◆ **Directions**
Copy each line of the records below that mentions the word "closed".

=== The input ===

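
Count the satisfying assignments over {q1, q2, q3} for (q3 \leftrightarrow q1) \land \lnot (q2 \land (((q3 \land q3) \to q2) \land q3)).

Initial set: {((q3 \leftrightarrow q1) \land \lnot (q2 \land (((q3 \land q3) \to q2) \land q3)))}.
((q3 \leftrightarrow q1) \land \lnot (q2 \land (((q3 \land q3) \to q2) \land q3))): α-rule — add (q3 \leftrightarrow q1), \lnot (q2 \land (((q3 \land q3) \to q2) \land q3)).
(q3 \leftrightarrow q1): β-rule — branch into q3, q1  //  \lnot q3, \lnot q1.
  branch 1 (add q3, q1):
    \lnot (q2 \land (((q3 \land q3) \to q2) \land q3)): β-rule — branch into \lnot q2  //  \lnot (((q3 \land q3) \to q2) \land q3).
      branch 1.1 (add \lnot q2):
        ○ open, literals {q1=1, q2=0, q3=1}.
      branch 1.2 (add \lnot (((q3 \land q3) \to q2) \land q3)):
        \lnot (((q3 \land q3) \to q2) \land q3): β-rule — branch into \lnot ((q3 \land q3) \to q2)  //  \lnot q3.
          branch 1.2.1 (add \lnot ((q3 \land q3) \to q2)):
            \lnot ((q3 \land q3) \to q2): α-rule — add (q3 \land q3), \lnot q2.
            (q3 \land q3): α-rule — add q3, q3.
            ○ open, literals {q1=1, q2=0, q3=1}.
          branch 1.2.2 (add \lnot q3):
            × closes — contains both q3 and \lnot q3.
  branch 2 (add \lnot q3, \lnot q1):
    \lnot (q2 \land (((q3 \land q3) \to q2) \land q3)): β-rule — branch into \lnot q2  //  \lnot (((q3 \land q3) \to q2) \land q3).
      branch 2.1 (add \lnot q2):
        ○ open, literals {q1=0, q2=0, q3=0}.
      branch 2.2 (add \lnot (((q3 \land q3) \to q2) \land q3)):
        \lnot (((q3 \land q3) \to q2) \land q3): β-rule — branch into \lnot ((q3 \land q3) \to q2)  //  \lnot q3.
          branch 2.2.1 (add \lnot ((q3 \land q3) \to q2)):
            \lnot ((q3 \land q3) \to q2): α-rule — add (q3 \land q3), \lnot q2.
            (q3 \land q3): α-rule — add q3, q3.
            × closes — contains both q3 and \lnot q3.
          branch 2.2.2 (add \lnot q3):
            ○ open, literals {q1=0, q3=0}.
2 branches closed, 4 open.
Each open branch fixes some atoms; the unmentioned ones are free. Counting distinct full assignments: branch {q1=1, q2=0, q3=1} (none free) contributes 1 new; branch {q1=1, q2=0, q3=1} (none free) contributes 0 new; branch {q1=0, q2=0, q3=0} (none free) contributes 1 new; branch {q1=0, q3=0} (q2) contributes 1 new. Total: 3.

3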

===
=== The input ===

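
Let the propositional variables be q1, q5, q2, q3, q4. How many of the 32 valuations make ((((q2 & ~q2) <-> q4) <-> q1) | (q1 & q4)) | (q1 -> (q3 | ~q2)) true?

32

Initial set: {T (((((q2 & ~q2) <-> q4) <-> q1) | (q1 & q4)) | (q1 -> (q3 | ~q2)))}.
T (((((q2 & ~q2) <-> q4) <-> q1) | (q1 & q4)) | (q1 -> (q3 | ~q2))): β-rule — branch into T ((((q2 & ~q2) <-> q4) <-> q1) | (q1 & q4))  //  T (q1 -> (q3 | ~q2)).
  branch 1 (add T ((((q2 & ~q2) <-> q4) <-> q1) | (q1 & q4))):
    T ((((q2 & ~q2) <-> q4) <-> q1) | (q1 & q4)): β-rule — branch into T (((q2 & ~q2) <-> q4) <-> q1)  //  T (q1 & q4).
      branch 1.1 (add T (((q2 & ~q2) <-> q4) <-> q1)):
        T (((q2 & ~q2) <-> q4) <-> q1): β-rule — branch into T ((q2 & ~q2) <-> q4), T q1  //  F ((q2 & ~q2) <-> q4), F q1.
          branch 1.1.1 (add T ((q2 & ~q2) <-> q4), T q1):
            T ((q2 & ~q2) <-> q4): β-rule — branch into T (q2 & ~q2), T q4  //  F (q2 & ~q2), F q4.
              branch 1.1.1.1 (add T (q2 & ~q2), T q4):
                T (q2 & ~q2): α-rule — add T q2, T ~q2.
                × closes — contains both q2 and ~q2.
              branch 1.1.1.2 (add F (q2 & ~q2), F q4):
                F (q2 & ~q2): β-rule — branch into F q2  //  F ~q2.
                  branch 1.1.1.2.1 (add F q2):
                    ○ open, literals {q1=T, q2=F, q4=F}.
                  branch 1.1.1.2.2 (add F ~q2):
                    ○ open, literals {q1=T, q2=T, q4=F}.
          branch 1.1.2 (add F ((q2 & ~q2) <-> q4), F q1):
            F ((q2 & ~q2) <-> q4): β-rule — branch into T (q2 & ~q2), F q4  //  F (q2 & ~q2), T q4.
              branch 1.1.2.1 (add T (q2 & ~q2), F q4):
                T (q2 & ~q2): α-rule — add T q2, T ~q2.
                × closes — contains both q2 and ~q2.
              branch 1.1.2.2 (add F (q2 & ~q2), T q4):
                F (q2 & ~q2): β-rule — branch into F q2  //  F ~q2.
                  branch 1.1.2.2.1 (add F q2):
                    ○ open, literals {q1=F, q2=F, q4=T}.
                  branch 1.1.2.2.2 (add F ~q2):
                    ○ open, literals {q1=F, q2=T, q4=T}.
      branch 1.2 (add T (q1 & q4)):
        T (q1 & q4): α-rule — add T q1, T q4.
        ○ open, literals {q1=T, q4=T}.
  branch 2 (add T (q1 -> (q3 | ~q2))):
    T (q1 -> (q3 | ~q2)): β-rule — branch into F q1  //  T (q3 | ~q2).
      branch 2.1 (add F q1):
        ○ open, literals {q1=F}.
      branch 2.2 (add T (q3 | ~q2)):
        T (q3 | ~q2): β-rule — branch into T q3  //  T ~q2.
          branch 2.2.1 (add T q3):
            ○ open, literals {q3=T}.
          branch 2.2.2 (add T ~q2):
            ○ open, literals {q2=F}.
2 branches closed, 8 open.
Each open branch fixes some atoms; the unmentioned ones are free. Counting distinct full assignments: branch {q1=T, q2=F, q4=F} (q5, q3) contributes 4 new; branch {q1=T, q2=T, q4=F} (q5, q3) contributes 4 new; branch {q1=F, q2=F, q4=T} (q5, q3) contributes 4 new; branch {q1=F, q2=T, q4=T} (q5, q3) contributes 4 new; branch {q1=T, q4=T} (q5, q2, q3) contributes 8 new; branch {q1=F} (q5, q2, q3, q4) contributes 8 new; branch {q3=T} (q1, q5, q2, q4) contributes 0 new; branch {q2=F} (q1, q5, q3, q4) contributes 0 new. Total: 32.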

===

◆ **Reply to the task**
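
2 branches closed, 4 open.
2 branches closed, 8 open.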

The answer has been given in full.